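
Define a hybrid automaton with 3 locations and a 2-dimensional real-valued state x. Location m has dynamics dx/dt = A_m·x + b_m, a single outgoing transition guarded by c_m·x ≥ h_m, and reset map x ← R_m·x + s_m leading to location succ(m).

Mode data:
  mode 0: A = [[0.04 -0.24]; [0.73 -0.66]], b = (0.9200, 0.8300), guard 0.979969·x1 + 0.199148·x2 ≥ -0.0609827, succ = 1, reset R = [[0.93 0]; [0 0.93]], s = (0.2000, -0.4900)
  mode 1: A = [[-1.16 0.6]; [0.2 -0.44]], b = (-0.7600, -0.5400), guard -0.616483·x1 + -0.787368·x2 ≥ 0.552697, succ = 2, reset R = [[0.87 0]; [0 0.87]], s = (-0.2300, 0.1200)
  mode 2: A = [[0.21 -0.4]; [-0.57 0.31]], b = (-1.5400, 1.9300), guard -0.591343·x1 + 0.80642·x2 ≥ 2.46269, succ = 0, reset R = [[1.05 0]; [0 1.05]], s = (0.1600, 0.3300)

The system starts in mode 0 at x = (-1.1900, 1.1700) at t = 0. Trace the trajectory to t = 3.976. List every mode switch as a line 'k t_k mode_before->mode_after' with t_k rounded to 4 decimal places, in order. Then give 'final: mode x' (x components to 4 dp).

Mode 0: guard c·x = -0.0610 hit at Δt = 1.4164 (t = 1.4164), x⁻ = (-0.2226, 0.7892) → reset → x⁺ = (-0.0070, 0.2439), jump to mode 1
Mode 1: guard c·x = 0.5527 hit at Δt = 0.9906 (t = 2.4070), x⁻ = (-0.4865, -0.3211) → reset → x⁺ = (-0.6532, -0.1593), jump to mode 2
Mode 2: guard c·x = 2.4627 hit at Δt = 0.6263 (t = 3.0333), x⁻ = (-1.9488, 1.6248) → reset → x⁺ = (-1.8863, 2.0360), jump to mode 0
Mode 0: flow for 0.9427 to horizon, guard not reached → x = (-1.3862, 0.8382)

1 1.4164 0->1
2 2.4070 1->2
3 3.0333 2->0
final: 0 -1.3862 0.8382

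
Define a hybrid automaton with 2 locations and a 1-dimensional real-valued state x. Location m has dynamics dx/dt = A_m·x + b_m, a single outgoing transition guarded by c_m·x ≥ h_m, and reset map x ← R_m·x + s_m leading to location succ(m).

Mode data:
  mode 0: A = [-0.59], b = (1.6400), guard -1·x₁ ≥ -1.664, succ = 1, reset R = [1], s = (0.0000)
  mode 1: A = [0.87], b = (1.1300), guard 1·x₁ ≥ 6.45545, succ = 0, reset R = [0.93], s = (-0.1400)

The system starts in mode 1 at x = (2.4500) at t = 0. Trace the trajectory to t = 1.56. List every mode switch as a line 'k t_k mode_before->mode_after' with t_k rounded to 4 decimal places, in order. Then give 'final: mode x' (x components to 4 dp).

Mode 1: guard c·x = 6.4554 hit at Δt = 0.8354 (t = 0.8354), x⁻ = (6.4554) → reset → x⁺ = (5.8636), jump to mode 0
Mode 0: flow for 0.7246 to horizon, guard not reached → x = (4.7908)

1 0.8354 1->0
final: 0 4.7908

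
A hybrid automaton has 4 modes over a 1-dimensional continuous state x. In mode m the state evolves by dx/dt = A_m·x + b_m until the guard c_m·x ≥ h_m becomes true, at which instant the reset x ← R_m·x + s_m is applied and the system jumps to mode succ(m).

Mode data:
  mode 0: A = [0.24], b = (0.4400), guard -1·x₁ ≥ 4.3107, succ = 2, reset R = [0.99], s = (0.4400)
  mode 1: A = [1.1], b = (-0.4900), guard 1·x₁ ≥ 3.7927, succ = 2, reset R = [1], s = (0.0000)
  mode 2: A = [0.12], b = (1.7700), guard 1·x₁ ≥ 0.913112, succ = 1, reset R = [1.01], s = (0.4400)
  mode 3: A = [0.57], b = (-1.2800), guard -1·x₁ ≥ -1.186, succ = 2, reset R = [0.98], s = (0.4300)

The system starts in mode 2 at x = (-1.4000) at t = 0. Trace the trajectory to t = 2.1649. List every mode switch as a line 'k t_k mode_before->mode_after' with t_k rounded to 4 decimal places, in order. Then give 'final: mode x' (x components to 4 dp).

1 1.3316 2->1
final: 1 2.7382

Mode 2: guard c·x = 0.9131 hit at Δt = 1.3316 (t = 1.3316), x⁻ = (0.9131) → reset → x⁺ = (1.3622), jump to mode 1
Mode 1: flow for 0.8333 to horizon, guard not reached → x = (2.7382)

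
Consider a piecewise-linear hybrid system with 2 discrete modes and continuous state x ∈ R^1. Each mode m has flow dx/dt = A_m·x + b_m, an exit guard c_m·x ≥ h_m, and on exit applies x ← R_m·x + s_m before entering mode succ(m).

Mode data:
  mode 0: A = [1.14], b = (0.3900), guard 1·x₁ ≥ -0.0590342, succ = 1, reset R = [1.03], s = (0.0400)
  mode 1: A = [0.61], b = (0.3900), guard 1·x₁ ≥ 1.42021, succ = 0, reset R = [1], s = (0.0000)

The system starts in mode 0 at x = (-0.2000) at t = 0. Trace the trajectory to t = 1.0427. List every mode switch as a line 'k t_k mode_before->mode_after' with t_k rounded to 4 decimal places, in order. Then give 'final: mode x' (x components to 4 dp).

Mode 0: guard c·x = -0.0590 hit at Δt = 0.6045 (t = 0.6045), x⁻ = (-0.0590) → reset → x⁺ = (-0.0208), jump to mode 1
Mode 1: flow for 0.4382 to horizon, guard not reached → x = (0.1687)

1 0.6045 0->1
final: 1 0.1687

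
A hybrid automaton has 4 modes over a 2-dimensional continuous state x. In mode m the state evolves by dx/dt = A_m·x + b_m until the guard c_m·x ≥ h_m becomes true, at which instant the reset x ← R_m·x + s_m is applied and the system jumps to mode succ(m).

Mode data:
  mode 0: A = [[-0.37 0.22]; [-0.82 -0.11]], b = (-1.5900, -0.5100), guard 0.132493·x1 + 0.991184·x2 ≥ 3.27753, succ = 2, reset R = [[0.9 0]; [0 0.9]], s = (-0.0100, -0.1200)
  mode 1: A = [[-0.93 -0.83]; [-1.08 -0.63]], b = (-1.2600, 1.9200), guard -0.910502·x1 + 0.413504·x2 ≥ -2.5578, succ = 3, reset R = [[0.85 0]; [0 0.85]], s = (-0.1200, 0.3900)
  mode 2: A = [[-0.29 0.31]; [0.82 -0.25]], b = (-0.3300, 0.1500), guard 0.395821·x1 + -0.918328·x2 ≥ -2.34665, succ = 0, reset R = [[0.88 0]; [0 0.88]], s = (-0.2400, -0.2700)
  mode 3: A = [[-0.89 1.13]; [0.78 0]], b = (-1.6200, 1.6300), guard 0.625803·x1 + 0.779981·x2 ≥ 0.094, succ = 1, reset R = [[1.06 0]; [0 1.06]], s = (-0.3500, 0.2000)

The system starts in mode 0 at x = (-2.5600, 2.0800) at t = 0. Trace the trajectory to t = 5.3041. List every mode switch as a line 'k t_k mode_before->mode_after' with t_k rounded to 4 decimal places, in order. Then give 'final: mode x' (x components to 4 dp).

Mode 0: guard c·x = 3.2775 hit at Δt = 1.2075 (t = 1.2075), x⁻ = (-2.5560, 3.6483) → reset → x⁺ = (-2.3104, 3.1635), jump to mode 2
Mode 2: guard c·x = -2.3466 hit at Δt = 0.6417 (t = 1.8492), x⁻ = (-1.6696, 1.8357) → reset → x⁺ = (-1.7092, 1.3454), jump to mode 0
Mode 0: guard c·x = 3.2775 hit at Δt = 2.3091 (t = 4.1583), x⁻ = (-2.3071, 3.6151) → reset → x⁺ = (-2.0864, 3.1336), jump to mode 2
Mode 2: guard c·x = -2.3466 hit at Δt = 0.6372 (t = 4.7955), x⁻ = (-1.4819, 1.9166) → reset → x⁺ = (-1.5441, 1.4166), jump to mode 0
Mode 0: flow for 0.5086 to horizon, guard not reached → x = (-1.8537, 1.7803)

1 1.2075 0->2
2 1.8492 2->0
3 4.1583 0->2
4 4.7955 2->0
final: 0 -1.8537 1.7803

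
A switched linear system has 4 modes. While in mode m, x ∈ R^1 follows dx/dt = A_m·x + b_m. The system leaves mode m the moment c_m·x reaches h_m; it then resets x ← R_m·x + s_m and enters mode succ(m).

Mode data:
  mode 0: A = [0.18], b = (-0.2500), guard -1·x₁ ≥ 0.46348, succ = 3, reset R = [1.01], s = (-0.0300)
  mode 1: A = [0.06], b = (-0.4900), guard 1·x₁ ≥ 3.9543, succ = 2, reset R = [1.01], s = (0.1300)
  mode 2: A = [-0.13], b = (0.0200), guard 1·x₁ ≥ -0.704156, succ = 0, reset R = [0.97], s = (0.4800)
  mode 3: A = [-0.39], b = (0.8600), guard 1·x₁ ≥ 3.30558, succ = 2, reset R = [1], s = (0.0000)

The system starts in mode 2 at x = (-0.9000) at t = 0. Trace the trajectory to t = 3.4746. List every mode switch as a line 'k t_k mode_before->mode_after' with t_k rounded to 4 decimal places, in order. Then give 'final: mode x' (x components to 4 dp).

1 1.5815 2->0
2 2.4233 0->3
final: 3 0.4111

Mode 2: guard c·x = -0.7042 hit at Δt = 1.5815 (t = 1.5815), x⁻ = (-0.7042) → reset → x⁺ = (-0.2030), jump to mode 0
Mode 0: guard c·x = 0.4635 hit at Δt = 0.8418 (t = 2.4233), x⁻ = (-0.4635) → reset → x⁺ = (-0.4981), jump to mode 3
Mode 3: flow for 1.0513 to horizon, guard not reached → x = (0.4111)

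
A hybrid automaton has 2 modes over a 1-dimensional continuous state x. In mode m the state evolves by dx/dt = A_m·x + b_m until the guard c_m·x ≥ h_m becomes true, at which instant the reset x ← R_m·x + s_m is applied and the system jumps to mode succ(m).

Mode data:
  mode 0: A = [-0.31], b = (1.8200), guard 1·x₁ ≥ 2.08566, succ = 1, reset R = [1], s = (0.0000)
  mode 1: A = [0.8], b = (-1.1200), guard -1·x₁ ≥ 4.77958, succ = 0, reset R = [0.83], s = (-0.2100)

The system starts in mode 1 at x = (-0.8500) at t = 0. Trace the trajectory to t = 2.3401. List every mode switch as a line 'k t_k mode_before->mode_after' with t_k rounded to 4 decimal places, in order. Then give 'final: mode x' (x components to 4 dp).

Mode 1: guard c·x = 4.7796 hit at Δt = 1.2629 (t = 1.2629), x⁻ = (-4.7796) → reset → x⁺ = (-4.1771), jump to mode 0
Mode 0: flow for 1.0772 to horizon, guard not reached → x = (-1.3244)

1 1.2629 1->0
final: 0 -1.3244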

Task brief: Please, from the entries above, set down exactly the lines from the one containing "mode 3: A = [-0.39], b" through the one containing "mode 0: A = [-0.31], b", and only those.

Answer box:
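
  mode 3: A = [-0.39], b = (0.8600), guard 1·x₁ ≥ 3.30558, succ = 2, reset R = [1], s = (0.0000)

The system starts in mode 2 at x = (-0.9000) at t = 0. Trace the trajectory to t = 3.4746. List every mode switch as a line 'k t_k mode_before->mode_after' with t_k rounded to 4 decimal places, in order. Then give 'final: mode x' (x components to 4 dp).

1 1.5815 2->0
2 2.4233 0->3
final: 3 0.4111

Mode 2: guard c·x = -0.7042 hit at Δt = 1.5815 (t = 1.5815), x⁻ = (-0.7042) → reset → x⁺ = (-0.2030), jump to mode 0
Mode 0: guard c·x = 0.4635 hit at Δt = 0.8418 (t = 2.4233), x⁻ = (-0.4635) → reset → x⁺ = (-0.4981), jump to mode 3
Mode 3: flow for 1.0513 to horizon, guard not reached → x = (0.4111)

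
A hybrid automaton has 2 modes over a 1-dimensional continuous state x. In mode m the state evolves by dx/dt = A_m·x + b_m until the guard c_m·x ≥ h_m becomes true, at which instant the reset x ← R_m·x + s_m is applied and the system jumps to mode succ(m).

Mode data:
  mode 0: A = [-0.31], b = (1.8200), guard 1·x₁ ≥ 2.08566, succ = 1, reset R = [1], s = (0.0000)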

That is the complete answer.